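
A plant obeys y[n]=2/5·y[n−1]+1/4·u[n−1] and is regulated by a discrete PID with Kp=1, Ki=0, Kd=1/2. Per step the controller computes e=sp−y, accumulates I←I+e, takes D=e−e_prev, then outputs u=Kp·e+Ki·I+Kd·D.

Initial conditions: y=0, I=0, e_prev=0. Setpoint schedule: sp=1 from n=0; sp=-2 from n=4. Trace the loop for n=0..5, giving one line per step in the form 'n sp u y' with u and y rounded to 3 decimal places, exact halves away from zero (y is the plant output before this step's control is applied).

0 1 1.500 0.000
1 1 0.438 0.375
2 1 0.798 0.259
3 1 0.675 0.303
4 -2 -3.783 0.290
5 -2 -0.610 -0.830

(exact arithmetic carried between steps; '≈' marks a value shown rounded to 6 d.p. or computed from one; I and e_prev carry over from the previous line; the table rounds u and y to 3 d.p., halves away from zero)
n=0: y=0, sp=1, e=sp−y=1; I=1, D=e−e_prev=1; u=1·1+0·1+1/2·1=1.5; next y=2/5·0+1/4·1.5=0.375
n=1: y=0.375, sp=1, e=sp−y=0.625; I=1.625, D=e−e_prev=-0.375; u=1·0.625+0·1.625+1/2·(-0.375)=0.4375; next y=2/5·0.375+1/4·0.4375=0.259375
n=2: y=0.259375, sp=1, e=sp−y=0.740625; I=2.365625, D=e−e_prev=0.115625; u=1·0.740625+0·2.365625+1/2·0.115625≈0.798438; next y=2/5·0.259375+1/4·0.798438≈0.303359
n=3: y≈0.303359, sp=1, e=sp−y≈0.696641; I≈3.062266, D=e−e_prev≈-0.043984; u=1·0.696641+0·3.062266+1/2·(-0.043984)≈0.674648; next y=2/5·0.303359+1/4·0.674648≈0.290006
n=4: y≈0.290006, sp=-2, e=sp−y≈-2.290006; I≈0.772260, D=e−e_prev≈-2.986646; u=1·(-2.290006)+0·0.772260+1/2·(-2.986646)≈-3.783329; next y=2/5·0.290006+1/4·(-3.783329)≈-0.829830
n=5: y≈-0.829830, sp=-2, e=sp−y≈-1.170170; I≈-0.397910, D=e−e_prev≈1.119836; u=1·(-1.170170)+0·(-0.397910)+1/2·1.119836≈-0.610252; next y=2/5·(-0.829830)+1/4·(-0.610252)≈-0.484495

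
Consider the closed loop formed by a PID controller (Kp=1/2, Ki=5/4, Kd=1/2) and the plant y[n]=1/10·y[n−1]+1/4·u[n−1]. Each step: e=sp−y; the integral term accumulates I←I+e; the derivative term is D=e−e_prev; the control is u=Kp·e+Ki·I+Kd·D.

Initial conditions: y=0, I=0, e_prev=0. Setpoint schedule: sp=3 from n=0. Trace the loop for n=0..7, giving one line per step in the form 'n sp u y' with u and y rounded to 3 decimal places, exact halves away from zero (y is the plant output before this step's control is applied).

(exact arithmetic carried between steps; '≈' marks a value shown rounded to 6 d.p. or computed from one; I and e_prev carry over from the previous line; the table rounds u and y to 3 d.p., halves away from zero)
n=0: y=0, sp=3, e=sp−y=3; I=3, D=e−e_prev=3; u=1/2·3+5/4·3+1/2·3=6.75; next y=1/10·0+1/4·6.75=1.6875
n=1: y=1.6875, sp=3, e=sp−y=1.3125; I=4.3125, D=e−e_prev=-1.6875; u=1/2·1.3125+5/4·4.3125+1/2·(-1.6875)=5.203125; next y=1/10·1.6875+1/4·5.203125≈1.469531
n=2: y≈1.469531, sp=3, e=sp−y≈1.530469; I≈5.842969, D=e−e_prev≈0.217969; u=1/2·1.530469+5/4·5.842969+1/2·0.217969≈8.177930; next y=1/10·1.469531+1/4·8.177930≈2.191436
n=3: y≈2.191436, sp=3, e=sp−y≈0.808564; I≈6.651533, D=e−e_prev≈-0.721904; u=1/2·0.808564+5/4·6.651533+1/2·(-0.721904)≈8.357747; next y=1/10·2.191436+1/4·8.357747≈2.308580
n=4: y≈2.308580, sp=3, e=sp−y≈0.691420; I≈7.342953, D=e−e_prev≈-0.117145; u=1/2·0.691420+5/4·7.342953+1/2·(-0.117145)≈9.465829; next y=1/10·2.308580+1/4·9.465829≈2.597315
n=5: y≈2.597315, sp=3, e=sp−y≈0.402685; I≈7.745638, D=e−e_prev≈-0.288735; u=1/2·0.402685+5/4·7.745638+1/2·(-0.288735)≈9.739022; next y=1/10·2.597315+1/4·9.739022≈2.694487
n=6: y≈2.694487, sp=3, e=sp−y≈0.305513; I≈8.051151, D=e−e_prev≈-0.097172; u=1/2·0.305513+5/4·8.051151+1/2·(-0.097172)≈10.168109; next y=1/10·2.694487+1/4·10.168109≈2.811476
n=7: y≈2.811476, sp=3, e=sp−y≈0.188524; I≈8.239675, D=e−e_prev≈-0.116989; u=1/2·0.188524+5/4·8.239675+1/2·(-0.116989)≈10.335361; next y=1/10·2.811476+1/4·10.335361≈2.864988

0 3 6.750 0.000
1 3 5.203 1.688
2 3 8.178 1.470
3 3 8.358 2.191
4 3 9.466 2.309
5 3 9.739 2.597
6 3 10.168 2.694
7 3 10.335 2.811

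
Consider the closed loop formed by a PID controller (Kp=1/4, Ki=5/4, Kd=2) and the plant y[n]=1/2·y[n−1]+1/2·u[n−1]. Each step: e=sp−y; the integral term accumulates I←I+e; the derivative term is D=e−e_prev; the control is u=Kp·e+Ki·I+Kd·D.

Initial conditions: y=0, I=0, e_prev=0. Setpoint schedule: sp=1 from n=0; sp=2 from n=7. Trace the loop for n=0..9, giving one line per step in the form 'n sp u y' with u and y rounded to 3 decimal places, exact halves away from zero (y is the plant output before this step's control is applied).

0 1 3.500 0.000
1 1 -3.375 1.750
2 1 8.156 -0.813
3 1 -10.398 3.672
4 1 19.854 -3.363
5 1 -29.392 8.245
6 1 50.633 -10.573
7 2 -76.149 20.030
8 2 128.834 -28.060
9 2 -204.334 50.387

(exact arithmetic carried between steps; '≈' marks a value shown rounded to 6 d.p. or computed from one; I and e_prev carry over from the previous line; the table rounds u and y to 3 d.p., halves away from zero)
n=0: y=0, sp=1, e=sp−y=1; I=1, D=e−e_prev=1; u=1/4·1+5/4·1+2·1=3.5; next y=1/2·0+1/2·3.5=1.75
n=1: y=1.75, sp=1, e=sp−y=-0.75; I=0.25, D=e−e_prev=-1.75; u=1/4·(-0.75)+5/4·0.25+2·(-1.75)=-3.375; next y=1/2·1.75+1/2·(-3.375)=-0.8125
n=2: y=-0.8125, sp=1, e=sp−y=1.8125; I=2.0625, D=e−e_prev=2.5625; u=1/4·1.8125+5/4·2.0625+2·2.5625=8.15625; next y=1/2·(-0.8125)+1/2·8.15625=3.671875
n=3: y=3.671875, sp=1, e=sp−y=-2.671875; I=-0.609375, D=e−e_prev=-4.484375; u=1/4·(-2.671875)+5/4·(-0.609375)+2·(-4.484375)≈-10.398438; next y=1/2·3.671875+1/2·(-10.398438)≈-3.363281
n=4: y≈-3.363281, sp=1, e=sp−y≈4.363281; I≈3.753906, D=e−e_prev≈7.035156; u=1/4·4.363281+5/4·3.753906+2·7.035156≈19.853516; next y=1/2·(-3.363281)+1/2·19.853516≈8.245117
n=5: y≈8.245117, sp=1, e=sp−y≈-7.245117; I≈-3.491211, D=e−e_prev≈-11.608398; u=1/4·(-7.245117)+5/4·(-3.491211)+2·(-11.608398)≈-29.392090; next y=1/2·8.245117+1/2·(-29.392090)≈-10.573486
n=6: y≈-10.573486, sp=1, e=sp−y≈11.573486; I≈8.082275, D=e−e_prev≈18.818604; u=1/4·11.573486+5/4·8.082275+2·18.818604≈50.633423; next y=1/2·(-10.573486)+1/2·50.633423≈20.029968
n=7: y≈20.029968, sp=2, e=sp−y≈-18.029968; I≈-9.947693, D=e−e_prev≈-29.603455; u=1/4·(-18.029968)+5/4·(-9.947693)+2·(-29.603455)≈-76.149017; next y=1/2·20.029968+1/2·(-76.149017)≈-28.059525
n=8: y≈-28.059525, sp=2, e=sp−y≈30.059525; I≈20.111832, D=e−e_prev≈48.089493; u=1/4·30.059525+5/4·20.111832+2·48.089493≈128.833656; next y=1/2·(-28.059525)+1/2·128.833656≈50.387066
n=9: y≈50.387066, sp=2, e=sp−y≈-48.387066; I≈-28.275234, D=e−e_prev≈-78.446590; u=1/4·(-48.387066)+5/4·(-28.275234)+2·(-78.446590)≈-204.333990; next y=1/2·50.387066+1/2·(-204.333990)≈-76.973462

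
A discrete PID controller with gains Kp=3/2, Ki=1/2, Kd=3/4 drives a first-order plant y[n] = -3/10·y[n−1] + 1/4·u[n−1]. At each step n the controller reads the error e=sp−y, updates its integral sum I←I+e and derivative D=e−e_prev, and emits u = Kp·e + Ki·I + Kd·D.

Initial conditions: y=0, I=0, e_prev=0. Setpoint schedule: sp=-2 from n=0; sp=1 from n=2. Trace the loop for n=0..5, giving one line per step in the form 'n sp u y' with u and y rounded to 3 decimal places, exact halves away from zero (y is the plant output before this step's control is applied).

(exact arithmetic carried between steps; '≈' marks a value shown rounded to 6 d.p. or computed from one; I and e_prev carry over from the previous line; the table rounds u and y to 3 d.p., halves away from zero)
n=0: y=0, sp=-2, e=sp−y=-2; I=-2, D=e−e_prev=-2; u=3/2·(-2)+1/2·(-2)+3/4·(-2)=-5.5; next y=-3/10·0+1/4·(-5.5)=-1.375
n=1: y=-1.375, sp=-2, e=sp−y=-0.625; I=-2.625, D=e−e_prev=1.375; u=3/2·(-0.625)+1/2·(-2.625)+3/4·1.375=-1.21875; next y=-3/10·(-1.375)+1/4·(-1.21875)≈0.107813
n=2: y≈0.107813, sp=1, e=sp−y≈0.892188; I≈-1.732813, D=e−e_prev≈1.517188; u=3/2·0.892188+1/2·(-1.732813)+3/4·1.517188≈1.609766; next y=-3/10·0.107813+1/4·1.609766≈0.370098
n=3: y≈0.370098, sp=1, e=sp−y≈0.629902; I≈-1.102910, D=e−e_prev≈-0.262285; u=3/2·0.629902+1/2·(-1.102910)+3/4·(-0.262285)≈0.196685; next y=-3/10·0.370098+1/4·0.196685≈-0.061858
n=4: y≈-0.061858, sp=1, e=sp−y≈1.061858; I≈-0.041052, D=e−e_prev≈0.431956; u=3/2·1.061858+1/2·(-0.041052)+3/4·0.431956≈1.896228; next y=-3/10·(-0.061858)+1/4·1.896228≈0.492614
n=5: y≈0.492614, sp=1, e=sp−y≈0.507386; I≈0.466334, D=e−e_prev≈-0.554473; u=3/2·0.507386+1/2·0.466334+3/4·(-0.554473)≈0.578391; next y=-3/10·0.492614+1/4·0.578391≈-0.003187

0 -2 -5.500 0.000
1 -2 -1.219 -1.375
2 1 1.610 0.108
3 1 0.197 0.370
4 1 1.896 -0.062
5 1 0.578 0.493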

══════

Check each line above for the string "discrete" and copy every line that has it.

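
A plant obeys y[n]=2/5·y[n−1]+1/4·u[n−1] and is regulated by a discrete PID with Kp=1, Ki=0, Kd=1/2. Per step the controller computes e=sp−y, accumulates I←I+e, takes D=e−e_prev, then outputs u=Kp·e+Ki·I+Kd·D.
A discrete PID controller with gains Kp=3/2, Ki=1/2, Kd=3/4 drives a first-order plant y[n] = -3/10·y[n−1] + 1/4·u[n−1]. At each step n the controller reads the error e=sp−y, updates its integral sum I←I+e and derivative D=e−e_prev, and emits u = Kp·e + Ki·I + Kd·D.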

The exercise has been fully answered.